=== Exercise aim ===
Nothing but the lines from the line with "Edges (worker can" to the end of the records below should appear in the answer, each exactly as given.

=== Supplied data ===
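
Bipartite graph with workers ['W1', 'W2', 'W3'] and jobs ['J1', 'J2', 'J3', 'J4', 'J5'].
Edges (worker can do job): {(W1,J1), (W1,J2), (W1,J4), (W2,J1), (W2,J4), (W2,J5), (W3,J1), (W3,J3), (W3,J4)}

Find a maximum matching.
Matching: {(W1,J1), (W2,J5), (W3,J4)}

Maximum matching (size 3):
  W1 → J1
  W2 → J5
  W3 → J4

Each worker is assigned to at most one job, and each job to at most one worker.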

=== Result for this task ===
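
Edges (worker can do job): {(W1,J1), (W1,J2), (W1,J4), (W2,J1), (W2,J4), (W2,J5), (W3,J1), (W3,J3), (W3,J4)}

Find a maximum matching.
Matching: {(W1,J1), (W2,J5), (W3,J4)}

Maximum matching (size 3):
  W1 → J1
  W2 → J5
  W3 → J4

Each worker is assigned to at most one job, and each job to at most one worker.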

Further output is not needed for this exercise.